Exercise brief: From the data below, retype exactly the lines starting with the one that contains "A resistor R" and ending with the one that contains "A parallel circuit", both included.

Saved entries

________

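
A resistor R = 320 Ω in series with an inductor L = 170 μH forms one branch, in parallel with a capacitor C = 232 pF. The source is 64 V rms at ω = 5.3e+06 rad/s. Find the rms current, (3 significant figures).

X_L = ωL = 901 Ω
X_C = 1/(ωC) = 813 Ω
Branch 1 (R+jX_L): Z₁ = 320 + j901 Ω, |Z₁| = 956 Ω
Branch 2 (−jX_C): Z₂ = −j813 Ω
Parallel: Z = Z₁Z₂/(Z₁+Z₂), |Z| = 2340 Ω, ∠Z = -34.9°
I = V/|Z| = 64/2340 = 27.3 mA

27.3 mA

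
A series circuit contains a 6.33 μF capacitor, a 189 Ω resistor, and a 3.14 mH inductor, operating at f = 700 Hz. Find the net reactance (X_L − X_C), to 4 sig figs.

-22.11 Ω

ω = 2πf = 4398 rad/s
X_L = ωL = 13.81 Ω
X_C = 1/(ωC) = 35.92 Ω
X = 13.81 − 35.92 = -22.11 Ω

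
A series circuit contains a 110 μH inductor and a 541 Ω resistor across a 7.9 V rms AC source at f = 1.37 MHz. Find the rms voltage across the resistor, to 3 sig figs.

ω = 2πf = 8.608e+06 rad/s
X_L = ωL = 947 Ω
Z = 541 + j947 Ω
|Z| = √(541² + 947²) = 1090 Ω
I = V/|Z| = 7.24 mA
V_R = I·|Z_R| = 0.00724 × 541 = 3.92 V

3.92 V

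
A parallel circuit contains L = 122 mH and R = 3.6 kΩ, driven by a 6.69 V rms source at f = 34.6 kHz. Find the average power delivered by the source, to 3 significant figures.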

________

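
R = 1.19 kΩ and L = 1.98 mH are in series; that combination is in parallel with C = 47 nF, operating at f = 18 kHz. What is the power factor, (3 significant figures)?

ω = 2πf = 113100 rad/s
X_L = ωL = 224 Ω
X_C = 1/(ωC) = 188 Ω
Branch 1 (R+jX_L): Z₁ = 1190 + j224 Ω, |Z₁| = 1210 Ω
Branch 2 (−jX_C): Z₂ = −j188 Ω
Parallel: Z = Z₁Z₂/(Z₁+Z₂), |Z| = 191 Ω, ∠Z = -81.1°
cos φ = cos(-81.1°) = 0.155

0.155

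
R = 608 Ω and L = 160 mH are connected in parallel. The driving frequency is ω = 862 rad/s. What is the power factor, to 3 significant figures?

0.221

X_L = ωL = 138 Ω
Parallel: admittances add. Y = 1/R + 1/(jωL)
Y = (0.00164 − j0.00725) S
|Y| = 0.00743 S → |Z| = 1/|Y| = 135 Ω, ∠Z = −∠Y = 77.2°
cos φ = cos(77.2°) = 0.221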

________

Exercise output:
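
A resistor R = 320 Ω in series with an inductor L = 170 μH forms one branch, in parallel with a capacitor C = 232 pF. The source is 64 V rms at ω = 5.3e+06 rad/s. Find the rms current, (3 significant figures).

X_L = ωL = 901 Ω
X_C = 1/(ωC) = 813 Ω
Branch 1 (R+jX_L): Z₁ = 320 + j901 Ω, |Z₁| = 956 Ω
Branch 2 (−jX_C): Z₂ = −j813 Ω
Parallel: Z = Z₁Z₂/(Z₁+Z₂), |Z| = 2340 Ω, ∠Z = -34.9°
I = V/|Z| = 64/2340 = 27.3 mA

27.3 mA

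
A series circuit contains a 6.33 μF capacitor, a 189 Ω resistor, and a 3.14 mH inductor, operating at f = 700 Hz. Find the net reactance (X_L − X_C), to 4 sig figs.

-22.11 Ω

ω = 2πf = 4398 rad/s
X_L = ωL = 13.81 Ω
X_C = 1/(ωC) = 35.92 Ω
X = 13.81 − 35.92 = -22.11 Ω

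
A series circuit contains a 110 μH inductor and a 541 Ω resistor across a 7.9 V rms AC source at f = 1.37 MHz. Find the rms voltage across the resistor, to 3 sig figs.

ω = 2πf = 8.608e+06 rad/s
X_L = ωL = 947 Ω
Z = 541 + j947 Ω
|Z| = √(541² + 947²) = 1090 Ω
I = V/|Z| = 7.24 mA
V_R = I·|Z_R| = 0.00724 × 541 = 3.92 V

3.92 V

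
A parallel circuit contains L = 122 mH and R = 3.6 kΩ, driven by a 6.69 V rms source at f = 34.6 kHz. Find the average power delivered by the source, to 3 significant figures.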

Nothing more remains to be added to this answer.